#### [DATASET]
++++
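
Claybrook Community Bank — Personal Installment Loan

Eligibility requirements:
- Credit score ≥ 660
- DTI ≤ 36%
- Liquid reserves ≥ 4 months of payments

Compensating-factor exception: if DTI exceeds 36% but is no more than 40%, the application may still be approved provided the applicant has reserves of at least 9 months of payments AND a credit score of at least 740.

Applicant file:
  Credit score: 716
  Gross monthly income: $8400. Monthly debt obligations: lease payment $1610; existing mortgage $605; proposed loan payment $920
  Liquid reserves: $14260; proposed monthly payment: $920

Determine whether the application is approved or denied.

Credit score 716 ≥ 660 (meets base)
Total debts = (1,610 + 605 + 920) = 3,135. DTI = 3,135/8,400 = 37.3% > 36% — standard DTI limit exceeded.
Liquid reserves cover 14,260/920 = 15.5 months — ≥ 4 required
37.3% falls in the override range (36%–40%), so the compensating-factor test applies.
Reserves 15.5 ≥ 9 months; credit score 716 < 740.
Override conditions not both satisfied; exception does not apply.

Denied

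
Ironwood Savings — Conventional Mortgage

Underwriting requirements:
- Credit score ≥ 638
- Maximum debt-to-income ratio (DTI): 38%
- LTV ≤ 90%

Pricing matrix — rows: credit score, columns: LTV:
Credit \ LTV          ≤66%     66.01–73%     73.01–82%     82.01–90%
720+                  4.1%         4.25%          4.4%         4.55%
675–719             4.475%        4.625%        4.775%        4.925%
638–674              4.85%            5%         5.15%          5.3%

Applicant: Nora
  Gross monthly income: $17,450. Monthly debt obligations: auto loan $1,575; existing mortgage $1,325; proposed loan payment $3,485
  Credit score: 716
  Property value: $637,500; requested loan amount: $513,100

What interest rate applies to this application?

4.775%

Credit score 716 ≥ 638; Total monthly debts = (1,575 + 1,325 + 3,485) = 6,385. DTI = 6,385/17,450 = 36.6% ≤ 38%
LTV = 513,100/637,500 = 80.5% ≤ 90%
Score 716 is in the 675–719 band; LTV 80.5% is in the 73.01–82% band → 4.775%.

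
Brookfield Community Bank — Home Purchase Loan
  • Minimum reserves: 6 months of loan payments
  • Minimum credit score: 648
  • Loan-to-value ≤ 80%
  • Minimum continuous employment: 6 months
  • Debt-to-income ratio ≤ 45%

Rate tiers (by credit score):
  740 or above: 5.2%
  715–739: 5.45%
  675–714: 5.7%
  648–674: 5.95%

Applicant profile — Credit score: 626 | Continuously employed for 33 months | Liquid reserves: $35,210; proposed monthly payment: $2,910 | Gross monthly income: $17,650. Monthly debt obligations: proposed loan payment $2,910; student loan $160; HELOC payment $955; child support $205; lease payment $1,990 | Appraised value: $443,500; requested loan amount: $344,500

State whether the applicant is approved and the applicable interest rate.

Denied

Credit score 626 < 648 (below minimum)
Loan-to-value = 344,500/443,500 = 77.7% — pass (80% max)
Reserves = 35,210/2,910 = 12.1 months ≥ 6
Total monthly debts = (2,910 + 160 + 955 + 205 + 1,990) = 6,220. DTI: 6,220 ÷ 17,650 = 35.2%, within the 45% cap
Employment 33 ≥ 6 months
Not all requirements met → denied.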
++++
#### [WHAT YOU ARE ASKED TO DO]
Print the first line of the records above and each line after it, exactly, through the line with "Liquid reserves: $14260;".

#### [RESPONSE BELOW]
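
Claybrook Community Bank — Personal Installment Loan

Eligibility requirements:
- Credit score ≥ 660
- DTI ≤ 36%
- Liquid reserves ≥ 4 months of payments

Compensating-factor exception: if DTI exceeds 36% but is no more than 40%, the application may still be approved provided the applicant has reserves of at least 9 months of payments AND a credit score of at least 740.

Applicant file:
  Credit score: 716
  Gross monthly income: $8400. Monthly debt obligations: lease payment $1610; existing mortgage $605; proposed loan payment $920
  Liquid reserves: $14260; proposed monthly payment: $920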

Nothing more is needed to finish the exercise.